▸ **Exercise prompt**
Retype the listing exactly, so that the copy matches it line for line.
== Data listing
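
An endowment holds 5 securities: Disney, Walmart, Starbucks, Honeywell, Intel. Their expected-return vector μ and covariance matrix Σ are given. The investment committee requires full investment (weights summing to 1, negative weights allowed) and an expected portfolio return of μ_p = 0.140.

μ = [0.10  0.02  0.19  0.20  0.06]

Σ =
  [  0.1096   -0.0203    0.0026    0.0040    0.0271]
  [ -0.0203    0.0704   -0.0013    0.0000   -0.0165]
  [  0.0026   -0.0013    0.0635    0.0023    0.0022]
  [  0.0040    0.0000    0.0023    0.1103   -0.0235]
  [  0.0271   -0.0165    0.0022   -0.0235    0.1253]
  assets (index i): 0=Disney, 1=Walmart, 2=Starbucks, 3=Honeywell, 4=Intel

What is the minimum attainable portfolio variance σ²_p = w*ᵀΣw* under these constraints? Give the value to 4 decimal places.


x=Σ⁻¹μ = [0.7308  0.7161  2.8840  1.8793  0.7169]
y=Σ⁻¹𝟙 = [9.4836  19.6154  15.0231  10.5896  10.2351]
a=μᵀx=1.054235  b=𝟙ᵀx=6.927097  c=𝟙ᵀy=64.946881  D=ac−b²=20.484619
λ₁=(c·0.140−b)/D = (64.946881·0.140−6.927097)/20.484619 = 0.105712
λ₂=(a−b·0.140)/D = (1.054235−6.927097·0.140)/20.484619 = 0.004122
w* = 0.105712·x + 0.004122·y:
  w_0 = 0.105712·0.7308 + 0.004122·9.4836 = 0.1163  (Disney)
  w_1 = 0.105712·0.7161 + 0.004122·19.6154 = 0.1566  (Walmart)
  w_2 = 0.105712·2.8840 + 0.004122·15.0231 = 0.3668  (Starbucks)
  w_3 = 0.105712·1.8793 + 0.004122·10.5896 = 0.2423  (Honeywell)
  w_4 = 0.105712·0.7169 + 0.004122·10.2351 = 0.1180  (Intel)
Σw_i=1.0000  μᵀw=0.1400
σ²=wᵀΣw=λ₁·μ_p+λ₂ = 0.105712·0.140 + 0.004122 = 0.018922 ≈ 0.0189

0.0189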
====
▸ **Solution**
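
An endowment holds 5 securities: Disney, Walmart, Starbucks, Honeywell, Intel. Their expected-return vector μ and covariance matrix Σ are given. The investment committee requires full investment (weights summing to 1, negative weights allowed) and an expected portfolio return of μ_p = 0.140.

μ = [0.10  0.02  0.19  0.20  0.06]

Σ =
  [  0.1096   -0.0203    0.0026    0.0040    0.0271]
  [ -0.0203    0.0704   -0.0013    0.0000   -0.0165]
  [  0.0026   -0.0013    0.0635    0.0023    0.0022]
  [  0.0040    0.0000    0.0023    0.1103   -0.0235]
  [  0.0271   -0.0165    0.0022   -0.0235    0.1253]
  assets (index i): 0=Disney, 1=Walmart, 2=Starbucks, 3=Honeywell, 4=Intel

What is the minimum attainable portfolio variance σ²_p = w*ᵀΣw* under these constraints? Give the value to 4 decimal places.


x=Σ⁻¹μ = [0.7308  0.7161  2.8840  1.8793  0.7169]
y=Σ⁻¹𝟙 = [9.4836  19.6154  15.0231  10.5896  10.2351]
a=μᵀx=1.054235  b=𝟙ᵀx=6.927097  c=𝟙ᵀy=64.946881  D=ac−b²=20.484619
λ₁=(c·0.140−b)/D = (64.946881·0.140−6.927097)/20.484619 = 0.105712
λ₂=(a−b·0.140)/D = (1.054235−6.927097·0.140)/20.484619 = 0.004122
w* = 0.105712·x + 0.004122·y:
  w_0 = 0.105712·0.7308 + 0.004122·9.4836 = 0.1163  (Disney)
  w_1 = 0.105712·0.7161 + 0.004122·19.6154 = 0.1566  (Walmart)
  w_2 = 0.105712·2.8840 + 0.004122·15.0231 = 0.3668  (Starbucks)
  w_3 = 0.105712·1.8793 + 0.004122·10.5896 = 0.2423  (Honeywell)
  w_4 = 0.105712·0.7169 + 0.004122·10.2351 = 0.1180  (Intel)
Σw_i=1.0000  μᵀw=0.1400
σ²=wᵀΣw=λ₁·μ_p+λ₂ = 0.105712·0.140 + 0.004122 = 0.018922 ≈ 0.0189

0.0189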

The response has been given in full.